▸ Work task: Among the records that follow, set down only the lines from the one containing "A MIPS-style pipeline" to the one containing "Execution begins at L0 and halts when PC reaches L8", both included, exactly.

Data in this exercise Start Marker

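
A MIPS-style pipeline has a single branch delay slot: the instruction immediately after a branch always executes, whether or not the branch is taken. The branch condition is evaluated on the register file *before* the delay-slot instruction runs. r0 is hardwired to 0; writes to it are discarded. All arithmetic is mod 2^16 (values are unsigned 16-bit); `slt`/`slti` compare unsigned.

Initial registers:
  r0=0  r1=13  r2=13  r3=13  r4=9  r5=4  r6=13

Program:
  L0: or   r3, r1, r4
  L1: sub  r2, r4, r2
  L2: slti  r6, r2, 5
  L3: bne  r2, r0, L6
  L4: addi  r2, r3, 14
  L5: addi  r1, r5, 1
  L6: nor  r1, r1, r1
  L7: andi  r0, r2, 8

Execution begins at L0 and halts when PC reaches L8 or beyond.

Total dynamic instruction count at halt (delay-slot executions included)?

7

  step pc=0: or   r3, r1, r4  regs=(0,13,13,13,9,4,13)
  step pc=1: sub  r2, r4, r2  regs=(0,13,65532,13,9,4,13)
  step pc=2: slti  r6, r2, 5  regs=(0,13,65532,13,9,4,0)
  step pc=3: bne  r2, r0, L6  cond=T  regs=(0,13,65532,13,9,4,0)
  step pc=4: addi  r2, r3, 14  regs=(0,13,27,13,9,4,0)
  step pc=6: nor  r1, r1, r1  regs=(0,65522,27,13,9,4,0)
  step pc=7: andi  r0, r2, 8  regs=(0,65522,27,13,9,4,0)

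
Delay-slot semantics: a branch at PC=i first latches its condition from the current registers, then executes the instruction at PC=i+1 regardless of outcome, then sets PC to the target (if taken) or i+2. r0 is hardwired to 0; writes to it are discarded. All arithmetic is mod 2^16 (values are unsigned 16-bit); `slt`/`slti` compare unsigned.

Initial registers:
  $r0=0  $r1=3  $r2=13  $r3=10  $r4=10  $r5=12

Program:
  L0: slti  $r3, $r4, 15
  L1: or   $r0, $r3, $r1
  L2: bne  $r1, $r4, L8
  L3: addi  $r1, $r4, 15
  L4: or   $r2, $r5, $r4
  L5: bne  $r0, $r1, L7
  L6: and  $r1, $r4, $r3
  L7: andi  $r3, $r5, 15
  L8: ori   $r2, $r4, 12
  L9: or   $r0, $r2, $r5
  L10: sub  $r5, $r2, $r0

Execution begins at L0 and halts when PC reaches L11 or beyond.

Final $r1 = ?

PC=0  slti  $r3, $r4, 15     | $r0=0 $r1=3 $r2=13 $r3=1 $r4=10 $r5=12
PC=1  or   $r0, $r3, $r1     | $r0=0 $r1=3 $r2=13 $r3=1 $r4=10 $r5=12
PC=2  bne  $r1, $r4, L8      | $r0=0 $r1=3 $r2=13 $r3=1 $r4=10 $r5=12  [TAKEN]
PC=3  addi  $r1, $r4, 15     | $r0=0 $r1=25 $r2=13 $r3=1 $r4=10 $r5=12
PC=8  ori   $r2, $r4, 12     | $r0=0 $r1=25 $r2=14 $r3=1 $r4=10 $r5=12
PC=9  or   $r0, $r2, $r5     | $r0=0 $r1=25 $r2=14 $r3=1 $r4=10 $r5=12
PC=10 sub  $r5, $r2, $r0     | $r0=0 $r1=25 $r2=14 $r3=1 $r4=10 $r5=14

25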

Data in this exercise End Marker
Data in this exercise Start Marker

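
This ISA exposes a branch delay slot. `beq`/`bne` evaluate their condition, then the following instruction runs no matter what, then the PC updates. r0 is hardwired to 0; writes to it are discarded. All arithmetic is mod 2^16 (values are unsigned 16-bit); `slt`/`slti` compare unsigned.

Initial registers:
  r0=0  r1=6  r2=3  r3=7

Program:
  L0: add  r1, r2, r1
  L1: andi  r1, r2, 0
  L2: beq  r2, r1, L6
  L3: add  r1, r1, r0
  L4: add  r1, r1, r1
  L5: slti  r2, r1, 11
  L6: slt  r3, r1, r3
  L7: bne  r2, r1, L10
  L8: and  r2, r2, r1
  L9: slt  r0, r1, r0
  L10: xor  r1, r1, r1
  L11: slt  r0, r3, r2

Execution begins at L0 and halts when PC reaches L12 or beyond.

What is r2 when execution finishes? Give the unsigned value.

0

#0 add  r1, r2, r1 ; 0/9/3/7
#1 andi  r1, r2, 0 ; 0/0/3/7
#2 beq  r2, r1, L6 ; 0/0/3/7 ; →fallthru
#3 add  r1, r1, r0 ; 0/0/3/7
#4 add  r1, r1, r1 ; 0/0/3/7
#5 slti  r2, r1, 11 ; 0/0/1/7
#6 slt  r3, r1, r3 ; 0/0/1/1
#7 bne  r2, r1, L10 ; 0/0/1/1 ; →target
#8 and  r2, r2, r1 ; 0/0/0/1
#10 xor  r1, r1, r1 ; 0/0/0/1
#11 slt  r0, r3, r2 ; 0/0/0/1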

Data in this exercise End Marker
Data in this exercise Start Marker

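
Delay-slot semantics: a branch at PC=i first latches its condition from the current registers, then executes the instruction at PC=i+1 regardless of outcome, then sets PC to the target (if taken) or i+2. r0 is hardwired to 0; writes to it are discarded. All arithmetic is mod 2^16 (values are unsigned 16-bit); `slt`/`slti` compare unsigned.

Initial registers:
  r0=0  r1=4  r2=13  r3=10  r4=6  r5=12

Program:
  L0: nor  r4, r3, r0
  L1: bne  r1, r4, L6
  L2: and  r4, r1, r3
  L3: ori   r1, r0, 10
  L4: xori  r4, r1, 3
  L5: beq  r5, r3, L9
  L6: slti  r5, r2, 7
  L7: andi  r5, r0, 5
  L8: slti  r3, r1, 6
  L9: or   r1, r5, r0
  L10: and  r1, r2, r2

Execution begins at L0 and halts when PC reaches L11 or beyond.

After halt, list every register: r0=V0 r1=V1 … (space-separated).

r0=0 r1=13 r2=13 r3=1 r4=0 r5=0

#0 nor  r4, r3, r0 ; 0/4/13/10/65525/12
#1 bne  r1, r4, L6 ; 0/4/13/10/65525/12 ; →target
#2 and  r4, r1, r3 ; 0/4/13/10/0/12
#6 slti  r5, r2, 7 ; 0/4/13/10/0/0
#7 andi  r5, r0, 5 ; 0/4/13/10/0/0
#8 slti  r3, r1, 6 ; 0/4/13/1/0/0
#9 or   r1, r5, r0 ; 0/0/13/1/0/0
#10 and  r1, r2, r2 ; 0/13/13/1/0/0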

Data in this exercise End Marker

▸ Task answer:
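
A MIPS-style pipeline has a single branch delay slot: the instruction immediately after a branch always executes, whether or not the branch is taken. The branch condition is evaluated on the register file *before* the delay-slot instruction runs. r0 is hardwired to 0; writes to it are discarded. All arithmetic is mod 2^16 (values are unsigned 16-bit); `slt`/`slti` compare unsigned.

Initial registers:
  r0=0  r1=13  r2=13  r3=13  r4=9  r5=4  r6=13

Program:
  L0: or   r3, r1, r4
  L1: sub  r2, r4, r2
  L2: slti  r6, r2, 5
  L3: bne  r2, r0, L6
  L4: addi  r2, r3, 14
  L5: addi  r1, r5, 1
  L6: nor  r1, r1, r1
  L7: andi  r0, r2, 8

Execution begins at L0 and halts when PC reaches L8 or beyond.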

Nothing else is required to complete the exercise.